## AIM OF THE EXERCISE:
Of all the entries below, only the lines from the one with "5 ballots: Blue" up to and including the one with "Geneva, Denver, Boston, Houston, Edmonton" are to be duplicated exactly.

## Stored data:
----

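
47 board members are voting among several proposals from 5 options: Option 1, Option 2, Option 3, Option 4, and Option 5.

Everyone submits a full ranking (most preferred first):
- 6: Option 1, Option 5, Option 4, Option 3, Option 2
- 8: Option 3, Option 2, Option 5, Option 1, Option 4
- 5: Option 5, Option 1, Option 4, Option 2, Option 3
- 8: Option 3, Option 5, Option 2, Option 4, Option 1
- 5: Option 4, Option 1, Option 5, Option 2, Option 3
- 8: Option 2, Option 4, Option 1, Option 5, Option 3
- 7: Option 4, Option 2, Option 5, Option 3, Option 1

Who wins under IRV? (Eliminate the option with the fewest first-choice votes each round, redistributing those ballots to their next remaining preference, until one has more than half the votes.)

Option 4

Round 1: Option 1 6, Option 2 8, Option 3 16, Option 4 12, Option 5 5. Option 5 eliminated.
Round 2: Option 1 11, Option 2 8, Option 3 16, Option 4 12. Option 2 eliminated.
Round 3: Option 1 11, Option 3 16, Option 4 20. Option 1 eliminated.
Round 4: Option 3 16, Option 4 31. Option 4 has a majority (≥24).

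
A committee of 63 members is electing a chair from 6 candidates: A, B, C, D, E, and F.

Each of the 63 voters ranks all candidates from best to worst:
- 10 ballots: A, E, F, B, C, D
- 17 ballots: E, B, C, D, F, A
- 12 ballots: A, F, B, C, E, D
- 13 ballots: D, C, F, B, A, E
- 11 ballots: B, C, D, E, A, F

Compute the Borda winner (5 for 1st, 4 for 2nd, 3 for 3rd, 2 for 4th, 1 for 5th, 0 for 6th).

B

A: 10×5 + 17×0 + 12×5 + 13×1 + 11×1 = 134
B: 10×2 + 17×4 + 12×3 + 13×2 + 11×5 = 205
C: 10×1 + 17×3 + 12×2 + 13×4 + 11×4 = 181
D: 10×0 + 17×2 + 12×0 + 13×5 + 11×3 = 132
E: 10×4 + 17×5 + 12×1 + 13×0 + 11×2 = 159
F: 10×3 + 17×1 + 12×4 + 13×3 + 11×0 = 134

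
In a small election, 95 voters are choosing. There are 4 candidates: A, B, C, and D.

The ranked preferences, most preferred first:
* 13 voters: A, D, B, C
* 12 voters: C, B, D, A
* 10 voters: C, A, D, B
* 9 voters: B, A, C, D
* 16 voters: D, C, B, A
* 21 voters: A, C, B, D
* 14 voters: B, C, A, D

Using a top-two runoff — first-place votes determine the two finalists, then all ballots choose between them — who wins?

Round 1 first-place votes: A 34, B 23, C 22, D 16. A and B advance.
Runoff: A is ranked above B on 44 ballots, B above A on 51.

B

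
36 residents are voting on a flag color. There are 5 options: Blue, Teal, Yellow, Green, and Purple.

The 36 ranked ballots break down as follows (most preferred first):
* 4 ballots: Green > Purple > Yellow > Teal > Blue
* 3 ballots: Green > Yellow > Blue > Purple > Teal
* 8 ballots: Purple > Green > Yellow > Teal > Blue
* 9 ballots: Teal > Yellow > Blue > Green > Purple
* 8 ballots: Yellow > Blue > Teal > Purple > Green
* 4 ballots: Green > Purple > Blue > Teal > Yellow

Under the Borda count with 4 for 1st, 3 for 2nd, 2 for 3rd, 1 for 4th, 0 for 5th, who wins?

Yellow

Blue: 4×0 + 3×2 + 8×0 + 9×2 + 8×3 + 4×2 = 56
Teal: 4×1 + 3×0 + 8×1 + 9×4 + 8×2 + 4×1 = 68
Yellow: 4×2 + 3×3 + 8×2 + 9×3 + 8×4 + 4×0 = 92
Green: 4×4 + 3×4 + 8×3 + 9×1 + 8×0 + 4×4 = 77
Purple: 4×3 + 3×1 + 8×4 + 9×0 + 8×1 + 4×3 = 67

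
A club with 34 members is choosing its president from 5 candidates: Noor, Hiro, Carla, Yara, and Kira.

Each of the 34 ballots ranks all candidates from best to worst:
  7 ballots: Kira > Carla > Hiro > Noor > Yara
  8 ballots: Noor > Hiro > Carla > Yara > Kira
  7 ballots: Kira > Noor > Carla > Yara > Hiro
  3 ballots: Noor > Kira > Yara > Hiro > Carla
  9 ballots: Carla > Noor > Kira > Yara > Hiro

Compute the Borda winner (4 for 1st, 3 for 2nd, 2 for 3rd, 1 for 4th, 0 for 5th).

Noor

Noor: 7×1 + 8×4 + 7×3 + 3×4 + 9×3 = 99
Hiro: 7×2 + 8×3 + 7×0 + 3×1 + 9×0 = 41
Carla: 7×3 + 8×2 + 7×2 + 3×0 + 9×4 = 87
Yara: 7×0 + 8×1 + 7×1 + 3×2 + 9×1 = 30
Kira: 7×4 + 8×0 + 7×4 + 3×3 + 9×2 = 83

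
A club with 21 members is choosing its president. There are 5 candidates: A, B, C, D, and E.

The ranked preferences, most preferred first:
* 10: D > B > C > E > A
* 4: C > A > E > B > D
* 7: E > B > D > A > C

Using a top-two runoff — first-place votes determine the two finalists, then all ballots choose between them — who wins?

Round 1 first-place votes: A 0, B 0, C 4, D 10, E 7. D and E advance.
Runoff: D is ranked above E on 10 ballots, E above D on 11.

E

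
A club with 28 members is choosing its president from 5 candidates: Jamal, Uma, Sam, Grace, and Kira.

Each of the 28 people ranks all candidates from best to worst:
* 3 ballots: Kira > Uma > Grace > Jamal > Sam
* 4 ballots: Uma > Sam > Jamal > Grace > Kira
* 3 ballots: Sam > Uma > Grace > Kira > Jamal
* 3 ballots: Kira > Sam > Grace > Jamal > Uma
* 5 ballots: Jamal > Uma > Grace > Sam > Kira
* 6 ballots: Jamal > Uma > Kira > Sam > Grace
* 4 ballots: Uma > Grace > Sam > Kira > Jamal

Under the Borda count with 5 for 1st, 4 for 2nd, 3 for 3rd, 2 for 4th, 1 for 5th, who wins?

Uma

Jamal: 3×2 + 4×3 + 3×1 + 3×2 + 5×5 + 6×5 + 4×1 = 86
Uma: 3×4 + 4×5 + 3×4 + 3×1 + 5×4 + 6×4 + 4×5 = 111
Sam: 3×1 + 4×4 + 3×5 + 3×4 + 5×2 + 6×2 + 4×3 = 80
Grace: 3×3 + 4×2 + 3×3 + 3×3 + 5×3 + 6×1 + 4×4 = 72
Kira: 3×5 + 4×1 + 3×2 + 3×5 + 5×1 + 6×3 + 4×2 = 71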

----

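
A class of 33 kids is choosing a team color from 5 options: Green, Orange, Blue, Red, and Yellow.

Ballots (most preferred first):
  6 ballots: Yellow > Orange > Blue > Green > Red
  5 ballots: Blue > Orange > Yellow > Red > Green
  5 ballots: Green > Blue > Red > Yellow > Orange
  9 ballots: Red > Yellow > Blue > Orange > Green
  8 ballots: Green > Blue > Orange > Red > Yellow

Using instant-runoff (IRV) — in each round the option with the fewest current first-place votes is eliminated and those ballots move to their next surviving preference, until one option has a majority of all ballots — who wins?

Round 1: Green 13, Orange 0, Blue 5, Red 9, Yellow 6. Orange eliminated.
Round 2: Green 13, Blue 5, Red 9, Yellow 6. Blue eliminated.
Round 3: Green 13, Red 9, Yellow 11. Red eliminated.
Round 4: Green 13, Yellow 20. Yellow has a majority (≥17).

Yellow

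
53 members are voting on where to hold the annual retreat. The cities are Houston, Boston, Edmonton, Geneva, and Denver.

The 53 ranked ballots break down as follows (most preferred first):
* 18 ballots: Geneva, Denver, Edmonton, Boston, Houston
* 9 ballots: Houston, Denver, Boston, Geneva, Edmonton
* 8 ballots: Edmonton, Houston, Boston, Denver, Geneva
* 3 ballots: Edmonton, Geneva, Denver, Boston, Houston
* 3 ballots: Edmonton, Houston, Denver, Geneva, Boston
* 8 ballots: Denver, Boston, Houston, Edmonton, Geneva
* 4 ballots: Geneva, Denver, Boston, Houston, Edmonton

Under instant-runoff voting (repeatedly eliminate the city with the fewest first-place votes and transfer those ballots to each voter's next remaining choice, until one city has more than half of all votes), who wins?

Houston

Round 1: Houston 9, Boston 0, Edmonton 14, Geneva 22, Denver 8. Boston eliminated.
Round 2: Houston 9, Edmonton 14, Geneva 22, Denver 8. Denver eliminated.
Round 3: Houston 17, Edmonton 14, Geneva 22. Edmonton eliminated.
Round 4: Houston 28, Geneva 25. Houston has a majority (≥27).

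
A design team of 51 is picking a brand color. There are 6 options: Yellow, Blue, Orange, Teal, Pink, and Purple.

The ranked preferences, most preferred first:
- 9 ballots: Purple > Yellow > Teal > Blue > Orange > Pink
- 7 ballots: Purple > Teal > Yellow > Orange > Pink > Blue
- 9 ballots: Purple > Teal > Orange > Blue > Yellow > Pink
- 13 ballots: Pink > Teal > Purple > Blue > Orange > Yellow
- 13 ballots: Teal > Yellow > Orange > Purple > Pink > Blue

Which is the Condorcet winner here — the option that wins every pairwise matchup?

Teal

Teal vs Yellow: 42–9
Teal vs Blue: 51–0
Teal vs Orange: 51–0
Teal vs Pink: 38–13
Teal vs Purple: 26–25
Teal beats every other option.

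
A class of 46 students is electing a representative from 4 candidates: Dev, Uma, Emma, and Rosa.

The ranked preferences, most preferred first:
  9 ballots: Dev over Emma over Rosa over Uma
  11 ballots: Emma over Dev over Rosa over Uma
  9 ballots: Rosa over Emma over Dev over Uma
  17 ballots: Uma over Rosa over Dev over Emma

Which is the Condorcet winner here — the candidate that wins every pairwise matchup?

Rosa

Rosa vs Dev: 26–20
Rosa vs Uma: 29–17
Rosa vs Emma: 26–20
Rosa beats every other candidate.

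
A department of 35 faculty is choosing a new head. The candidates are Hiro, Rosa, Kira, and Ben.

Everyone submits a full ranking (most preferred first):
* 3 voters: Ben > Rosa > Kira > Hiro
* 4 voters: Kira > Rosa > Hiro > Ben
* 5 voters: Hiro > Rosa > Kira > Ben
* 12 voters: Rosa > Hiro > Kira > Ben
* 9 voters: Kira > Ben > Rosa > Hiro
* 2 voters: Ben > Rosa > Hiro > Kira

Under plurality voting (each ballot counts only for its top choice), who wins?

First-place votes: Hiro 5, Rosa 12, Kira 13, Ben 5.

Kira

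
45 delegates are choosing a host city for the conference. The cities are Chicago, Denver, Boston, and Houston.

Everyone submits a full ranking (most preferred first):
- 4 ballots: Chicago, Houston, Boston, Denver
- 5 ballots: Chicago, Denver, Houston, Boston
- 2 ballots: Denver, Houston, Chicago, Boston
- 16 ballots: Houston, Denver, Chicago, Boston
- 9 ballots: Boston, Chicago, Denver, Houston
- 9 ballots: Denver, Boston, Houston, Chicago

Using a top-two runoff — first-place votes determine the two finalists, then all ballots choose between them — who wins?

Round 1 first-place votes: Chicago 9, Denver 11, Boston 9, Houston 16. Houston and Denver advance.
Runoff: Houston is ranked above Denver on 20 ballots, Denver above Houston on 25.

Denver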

----

## EXPECTED OUTPUT:
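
  5 ballots: Blue > Orange > Yellow > Red > Green
  5 ballots: Green > Blue > Red > Yellow > Orange
  9 ballots: Red > Yellow > Blue > Orange > Green
  8 ballots: Green > Blue > Orange > Red > Yellow

Using instant-runoff (IRV) — in each round the option with the fewest current first-place votes is eliminated and those ballots move to their next surviving preference, until one option has a majority of all ballots — who wins?

Round 1: Green 13, Orange 0, Blue 5, Red 9, Yellow 6. Orange eliminated.
Round 2: Green 13, Blue 5, Red 9, Yellow 6. Blue eliminated.
Round 3: Green 13, Red 9, Yellow 11. Red eliminated.
Round 4: Green 13, Yellow 20. Yellow has a majority (≥17).

Yellow

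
53 members are voting on where to hold the annual retreat. The cities are Houston, Boston, Edmonton, Geneva, and Denver.

The 53 ranked ballots break down as follows (most preferred first):
* 18 ballots: Geneva, Denver, Edmonton, Boston, Houston
* 9 ballots: Houston, Denver, Boston, Geneva, Edmonton
* 8 ballots: Edmonton, Houston, Boston, Denver, Geneva
* 3 ballots: Edmonton, Geneva, Denver, Boston, Houston
* 3 ballots: Edmonton, Houston, Denver, Geneva, Boston
* 8 ballots: Denver, Boston, Houston, Edmonton, Geneva
* 4 ballots: Geneva, Denver, Boston, Houston, Edmonton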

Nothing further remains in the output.